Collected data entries
• • • •
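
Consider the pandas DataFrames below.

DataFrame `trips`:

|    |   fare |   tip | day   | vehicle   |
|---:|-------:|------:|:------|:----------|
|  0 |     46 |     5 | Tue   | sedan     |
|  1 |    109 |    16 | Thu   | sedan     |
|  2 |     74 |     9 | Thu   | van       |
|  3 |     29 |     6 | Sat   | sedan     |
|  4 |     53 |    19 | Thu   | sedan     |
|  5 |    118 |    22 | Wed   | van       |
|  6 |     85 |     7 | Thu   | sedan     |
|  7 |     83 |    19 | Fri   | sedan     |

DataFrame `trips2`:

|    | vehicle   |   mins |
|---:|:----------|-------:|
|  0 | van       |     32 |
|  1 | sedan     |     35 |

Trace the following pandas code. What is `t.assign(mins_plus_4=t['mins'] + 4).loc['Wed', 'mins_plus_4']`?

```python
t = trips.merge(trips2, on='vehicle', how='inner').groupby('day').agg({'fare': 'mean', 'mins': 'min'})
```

merge on 'vehicle' (how='inner') → 8 rows:
   fare  tip  day vehicle  mins
0    46    5  Tue   sedan    35
1   109   16  Thu   sedan    35
2    74    9  Thu     van    32
3    29    6  Sat   sedan    35
4    53   19  Thu   sedan    35
5   118   22  Wed     van    32
6    85    7  Thu   sedan    35
7    83   19  Fri   sedan    35
group by day: mean(fare), min(mins):
       fare  mins
day              
Fri   83.00    35
Sat   29.00    35
Thu   80.25    32
Tue   46.00    35
Wed  118.00    32
add column mins_plus_4 = t['mins'] + 4:
       fare  mins  mins_plus_4
day                           
Fri   83.00    35           39
Sat   29.00    35           39
Thu   80.25    32           36
Tue   46.00    35           39
Wed  118.00    32           36
The value at row 'Wed', column 'mins_plus_4' is 36.

36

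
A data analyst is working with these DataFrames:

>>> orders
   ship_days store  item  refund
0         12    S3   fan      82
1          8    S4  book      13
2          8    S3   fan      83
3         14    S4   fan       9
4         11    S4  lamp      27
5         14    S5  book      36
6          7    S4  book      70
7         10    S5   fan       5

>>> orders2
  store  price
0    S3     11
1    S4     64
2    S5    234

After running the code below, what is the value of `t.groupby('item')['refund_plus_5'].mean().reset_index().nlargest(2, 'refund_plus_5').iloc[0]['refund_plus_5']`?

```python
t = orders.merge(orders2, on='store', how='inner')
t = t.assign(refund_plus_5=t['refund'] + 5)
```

merge on 'store' (how='inner') → 8 rows:
   ship_days store  item  refund  price
0         12    S3   fan      82     11
1          8    S4  book      13     64
2          8    S3   fan      83     11
3         14    S4   fan       9     64
4         11    S4  lamp      27     64
5         14    S5  book      36    234
6          7    S4  book      70     64
7         10    S5   fan       5    234
add column refund_plus_5 = t['refund'] + 5:
   ship_days store  item  refund  price  refund_plus_5
0         12    S3   fan      82     11             87
1          8    S4  book      13     64             18
2          8    S3   fan      83     11             88
3         14    S4   fan       9     64             14
4         11    S4  lamp      27     64             32
5         14    S5  book      36    234             41
6          7    S4  book      70     64             75
7         10    S5   fan       5    234             10
group by item, mean of refund_plus_5:
item
book    44.666667
fan     49.750000
lamp    32.000000
Name: refund_plus_5, dtype: float64
reset_index():
   item  refund_plus_5
0  book      44.666667
1   fan      49.750000
2  lamp      32.000000
take 2 rows with largest refund_plus_5:
   item  refund_plus_5
1   fan      49.750000
0  book      44.666667

49.75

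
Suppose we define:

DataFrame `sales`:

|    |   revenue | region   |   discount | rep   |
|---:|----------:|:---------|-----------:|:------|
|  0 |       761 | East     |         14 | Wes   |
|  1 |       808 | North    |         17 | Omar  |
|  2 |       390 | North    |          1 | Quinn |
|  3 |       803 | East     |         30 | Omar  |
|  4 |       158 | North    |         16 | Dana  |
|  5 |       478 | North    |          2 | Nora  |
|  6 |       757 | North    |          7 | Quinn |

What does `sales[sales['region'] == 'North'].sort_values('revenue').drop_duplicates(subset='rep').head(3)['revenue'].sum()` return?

1026

filter rows where region == 'North':
   revenue region  discount    rep
1      808  North        17   Omar
2      390  North         1  Quinn
4      158  North        16   Dana
5      478  North         2   Nora
6      757  North         7  Quinn
sort by revenue:
   revenue region  discount    rep
4      158  North        16   Dana
2      390  North         1  Quinn
5      478  North         2   Nora
6      757  North         7  Quinn
1      808  North        17   Omar
drop duplicate rep (keep=first):
   revenue region  discount    rep
4      158  North        16   Dana
2      390  North         1  Quinn
5      478  North         2   Nora
1      808  North        17   Omar
take first 3 rows:
   revenue region  discount    rep
4      158  North        16   Dana
2      390  North         1  Quinn
5      478  North         2   Nora
Taking the sum of column 'revenue' gives 1026.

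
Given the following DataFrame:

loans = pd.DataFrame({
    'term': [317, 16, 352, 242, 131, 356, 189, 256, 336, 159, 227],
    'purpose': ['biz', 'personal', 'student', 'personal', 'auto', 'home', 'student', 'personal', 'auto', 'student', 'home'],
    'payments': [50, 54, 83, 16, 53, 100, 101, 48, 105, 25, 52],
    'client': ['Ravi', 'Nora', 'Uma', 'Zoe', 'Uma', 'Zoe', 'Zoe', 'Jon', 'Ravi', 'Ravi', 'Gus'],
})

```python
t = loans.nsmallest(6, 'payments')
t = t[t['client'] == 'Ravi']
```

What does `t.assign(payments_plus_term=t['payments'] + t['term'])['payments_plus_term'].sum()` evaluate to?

take 6 rows with smallest payments:
    term   purpose  payments client
3    242  personal        16    Zoe
9    159   student        25   Ravi
7    256  personal        48    Jon
0    317       biz        50   Ravi
10   227      home        52    Gus
4    131      auto        53    Uma
filter rows where client == 'Ravi':
   term  purpose  payments client
9   159  student        25   Ravi
0   317      biz        50   Ravi
add column payments_plus_term = t['payments'] + t['term']:
   term  purpose  payments client  payments_plus_term
9   159  student        25   Ravi                 184
0   317      biz        50   Ravi                 367

551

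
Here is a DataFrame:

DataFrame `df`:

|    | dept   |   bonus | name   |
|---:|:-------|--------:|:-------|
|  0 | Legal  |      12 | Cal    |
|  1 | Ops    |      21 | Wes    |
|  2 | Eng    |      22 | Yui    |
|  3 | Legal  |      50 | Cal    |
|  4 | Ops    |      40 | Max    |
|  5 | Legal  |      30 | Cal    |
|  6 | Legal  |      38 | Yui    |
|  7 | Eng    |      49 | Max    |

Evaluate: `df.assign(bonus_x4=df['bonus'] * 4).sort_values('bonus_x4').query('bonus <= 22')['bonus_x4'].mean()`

73.3333333333

add column bonus_x4 = df['bonus'] * 4:
    dept  bonus name  bonus_x4
0  Legal     12  Cal        48
1    Ops     21  Wes        84
2    Eng     22  Yui        88
3  Legal     50  Cal       200
4    Ops     40  Max       160
5  Legal     30  Cal       120
6  Legal     38  Yui       152
7    Eng     49  Max       196
sort by bonus_x4:
    dept  bonus name  bonus_x4
0  Legal     12  Cal        48
1    Ops     21  Wes        84
2    Eng     22  Yui        88
5  Legal     30  Cal       120
6  Legal     38  Yui       152
4    Ops     40  Max       160
7    Eng     49  Max       196
3  Legal     50  Cal       200
filter rows where bonus <= 22:
    dept  bonus name  bonus_x4
0  Legal     12  Cal        48
1    Ops     21  Wes        84
2    Eng     22  Yui        88
mean of column 'bonus_x4' → 73.3333333333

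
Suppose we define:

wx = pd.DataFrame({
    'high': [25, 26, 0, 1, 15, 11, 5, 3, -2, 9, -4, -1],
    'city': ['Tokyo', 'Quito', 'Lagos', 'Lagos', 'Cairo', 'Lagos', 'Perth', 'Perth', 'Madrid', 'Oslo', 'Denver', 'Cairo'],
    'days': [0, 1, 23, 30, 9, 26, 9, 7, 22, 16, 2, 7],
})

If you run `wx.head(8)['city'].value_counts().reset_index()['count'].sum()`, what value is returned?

8

take first 8 rows:
   high   city  days
0    25  Tokyo     0
1    26  Quito     1
2     0  Lagos    23
3     1  Lagos    30
4    15  Cairo     9
5    11  Lagos    26
6     5  Perth     9
7     3  Perth     7
value_counts of city:
city
Lagos    3
Perth    2
Tokyo    1
Quito    1
Cairo    1
Name: count, dtype: int64
reset_index():
    city  count
0  Lagos      3
1  Perth      2
2  Tokyo      1
3  Quito      1
4  Cairo      1
So sum() = 8.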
• • • •
▸ TASK TO CARRY OUT:
Reproduce each line from the data that has "code" in it.

▸ RESULT OF THIS TASK:
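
Trace the following pandas code. What is `t.assign(mins_plus_4=t['mins'] + 4).loc['Wed', 'mins_plus_4']`?
After running the code below, what is the value of `t.groupby('item')['refund_plus_5'].mean().reset_index().nlargest(2, 'refund_plus_5').iloc[0]['refund_plus_5']`?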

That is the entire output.